Start of Block

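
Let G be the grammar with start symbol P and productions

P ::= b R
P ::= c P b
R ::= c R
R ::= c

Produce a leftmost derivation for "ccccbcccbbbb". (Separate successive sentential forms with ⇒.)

P⇒cPb⇒ccPbb⇒cccPbbb⇒ccccPbbbb⇒ccccbRbbbb⇒ccccbcRbbbb⇒ccccbccRbbbb⇒ccccbcccbbbb

P ⇒ cPb   [P ::= c P b]
cPb ⇒ ccPbb   [P ::= c P b]
ccPbb ⇒ cccPbbb   [P ::= c P b]
cccPbbb ⇒ ccccPbbbb   [P ::= c P b]
ccccPbbbb ⇒ ccccbRbbbb   [P ::= b R]
ccccbRbbbb ⇒ ccccbcRbbbb   [R ::= c R]
ccccbcRbbbb ⇒ ccccbccRbbbb   [R ::= c R]
ccccbccRbbbb ⇒ ccccbcccbbbb   [R ::= c]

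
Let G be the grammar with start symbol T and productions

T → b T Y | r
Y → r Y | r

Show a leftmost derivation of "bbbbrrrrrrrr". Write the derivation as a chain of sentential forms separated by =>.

T => bTY => bbTYY => bbbTYYY => bbbbTYYYY => bbbbrYYYY => bbbbrrYYY => bbbbrrrYY => bbbbrrrrYY => bbbbrrrrrYY => bbbbrrrrrrY => bbbbrrrrrrrY => bbbbrrrrrrrr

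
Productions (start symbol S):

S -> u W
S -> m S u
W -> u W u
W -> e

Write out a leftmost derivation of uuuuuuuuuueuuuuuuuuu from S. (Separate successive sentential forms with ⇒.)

S⇒uW⇒uuWu⇒uuuWuu⇒uuuuWuuu⇒uuuuuWuuuu⇒uuuuuuWuuuuu⇒uuuuuuuWuuuuuu⇒uuuuuuuuWuuuuuuu⇒uuuuuuuuuWuuuuuuuu⇒uuuuuuuuuuWuuuuuuuuu⇒uuuuuuuuuueuuuuuuuuu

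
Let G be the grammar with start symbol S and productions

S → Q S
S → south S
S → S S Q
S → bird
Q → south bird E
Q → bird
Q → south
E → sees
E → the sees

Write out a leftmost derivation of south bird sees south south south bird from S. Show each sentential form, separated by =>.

S => Q S   [S → Q S]
Q S => south bird E S   [Q → south bird E]
south bird E S => south bird sees S   [E → sees]
south bird sees S => south bird sees south S   [S → south S]
south bird sees south S => south bird sees south south S   [S → south S]
south bird sees south south S => south bird sees south south Q S   [S → Q S]
south bird sees south south Q S => south bird sees south south south S   [Q → south]
south bird sees south south south S => south bird sees south south south bird   [S → bird]

S => Q S => south bird E S => south bird sees S => south bird sees south S => south bird sees south south S => south bird sees south south Q S => south bird sees south south south S => south bird sees south south south bird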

End of Block

_Work to complete_: From top to bottom, please output the material exactly.

_Task solution_:
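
Let G be the grammar with start symbol P and productions

P ::= b R
P ::= c P b
R ::= c R
R ::= c

Produce a leftmost derivation for "ccccbcccbbbb". (Separate successive sentential forms with ⇒.)

P⇒cPb⇒ccPbb⇒cccPbbb⇒ccccPbbbb⇒ccccbRbbbb⇒ccccbcRbbbb⇒ccccbccRbbbb⇒ccccbcccbbbb

P ⇒ cPb   [P ::= c P b]
cPb ⇒ ccPbb   [P ::= c P b]
ccPbb ⇒ cccPbbb   [P ::= c P b]
cccPbbb ⇒ ccccPbbbb   [P ::= c P b]
ccccPbbbb ⇒ ccccbRbbbb   [P ::= b R]
ccccbRbbbb ⇒ ccccbcRbbbb   [R ::= c R]
ccccbcRbbbb ⇒ ccccbccRbbbb   [R ::= c R]
ccccbccRbbbb ⇒ ccccbcccbbbb   [R ::= c]

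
Let G be the grammar with start symbol T and productions

T → b T Y | r
Y → r Y | r

Show a leftmost derivation of "bbbbrrrrrrrr". Write the derivation as a chain of sentential forms separated by =>.

T => bTY => bbTYY => bbbTYYY => bbbbTYYYY => bbbbrYYYY => bbbbrrYYY => bbbbrrrYY => bbbbrrrrYY => bbbbrrrrrYY => bbbbrrrrrrY => bbbbrrrrrrrY => bbbbrrrrrrrr

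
Productions (start symbol S):

S -> u W
S -> m S u
W -> u W u
W -> e

Write out a leftmost derivation of uuuuuuuuuueuuuuuuuuu from S. (Separate successive sentential forms with ⇒.)

S⇒uW⇒uuWu⇒uuuWuu⇒uuuuWuuu⇒uuuuuWuuuu⇒uuuuuuWuuuuu⇒uuuuuuuWuuuuuu⇒uuuuuuuuWuuuuuuu⇒uuuuuuuuuWuuuuuuuu⇒uuuuuuuuuuWuuuuuuuuu⇒uuuuuuuuuueuuuuuuuuu

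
Let G be the grammar with start symbol S and productions

S → Q S
S → south S
S → S S Q
S → bird
Q → south bird E
Q → bird
Q → south
E → sees
E → the sees

Write out a leftmost derivation of south bird sees south south south bird from S. Show each sentential form, separated by =>.

S => Q S   [S → Q S]
Q S => south bird E S   [Q → south bird E]
south bird E S => south bird sees S   [E → sees]
south bird sees S => south bird sees south S   [S → south S]
south bird sees south S => south bird sees south south S   [S → south S]
south bird sees south south S => south bird sees south south Q S   [S → Q S]
south bird sees south south Q S => south bird sees south south south S   [Q → south]
south bird sees south south south S => south bird sees south south south bird   [S → bird]

S => Q S => south bird E S => south bird sees S => south bird sees south S => south bird sees south south S => south bird sees south south Q S => south bird sees south south south S => south bird sees south south south bird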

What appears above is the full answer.